● PROBLEM REQUIREMENTS
Work through the data line by line, gathering every line that has the word "What".

- - - - -

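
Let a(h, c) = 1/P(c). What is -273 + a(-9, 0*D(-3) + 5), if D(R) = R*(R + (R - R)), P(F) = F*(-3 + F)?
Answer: -2729/10 ≈ -272.90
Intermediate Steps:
D(R) = R² (D(R) = R*(R + 0) = R*R = R²)
a(h, c) = 1/(c*(-3 + c))
-273 + a(-9, 0*D(-3) + 5) = -273 + 1/((0*(-3)² + 5)*(-3 + (0*(-3)² + 5))) = -273 + 1/((0*9 + 5)*(-3 + (0*9 + 5))) = -273 + 1/((0 + 5)*(-3 + (0 + 5))) = -273 + 1/(5*(-3 + 5)) = -273 + (⅕)/2 = -273 + (⅕)*(½) = -273 + ⅒ = -2729/10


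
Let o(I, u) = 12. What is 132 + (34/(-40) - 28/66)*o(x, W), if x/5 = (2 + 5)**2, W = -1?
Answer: 6419/55 ≈ 116.71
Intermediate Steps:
x = 245 (x = 5*(2 + 5)**2 = 5*7**2 = 5*49 = 245)
132 + (34/(-40) - 28/66)*o(x, W) = 132 + (34/(-40) - 28/66)*12 = 132 + (34*(-1/40) - 28*1/66)*12 = 132 + (-17/20 - 14/33)*12 = 132 - 841/660*12 = 132 - 841/55 = 6419/55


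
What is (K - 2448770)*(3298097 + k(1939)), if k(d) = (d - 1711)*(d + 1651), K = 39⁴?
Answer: -557097661993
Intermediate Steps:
K = 2313441
k(d) = (-1711 + d)*(1651 + d)
(K - 2448770)*(3298097 + k(1939)) = (2313441 - 2448770)*(3298097 + (-2824861 + 1939² - 60*1939)) = -135329*(3298097 + (-2824861 + 3759721 - 116340)) = -135329*(3298097 + 818520) = -135329*4116617 = -557097661993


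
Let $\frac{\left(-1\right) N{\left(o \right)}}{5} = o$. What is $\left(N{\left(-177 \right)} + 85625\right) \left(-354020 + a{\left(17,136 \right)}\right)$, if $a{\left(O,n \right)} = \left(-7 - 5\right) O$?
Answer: $-30643918240$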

- - - - -

● SOLUTION FOR THIS EXERCISE
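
Let a(h, c) = 1/P(c). What is -273 + a(-9, 0*D(-3) + 5), if D(R) = R*(R + (R - R)), P(F) = F*(-3 + F)?
Let o(I, u) = 12. What is 132 + (34/(-40) - 28/66)*o(x, W), if x/5 = (2 + 5)**2, W = -1?
What is (K - 2448770)*(3298097 + k(1939)), if k(d) = (d - 1711)*(d + 1651), K = 39⁴?
Let $\frac{\left(-1\right) N{\left(o \right)}}{5} = o$. What is $\left(N{\left(-177 \right)} + 85625\right) \left(-354020 + a{\left(17,136 \right)}\right)$, if $a{\left(O,n \right)} = \left(-7 - 5\right) O$?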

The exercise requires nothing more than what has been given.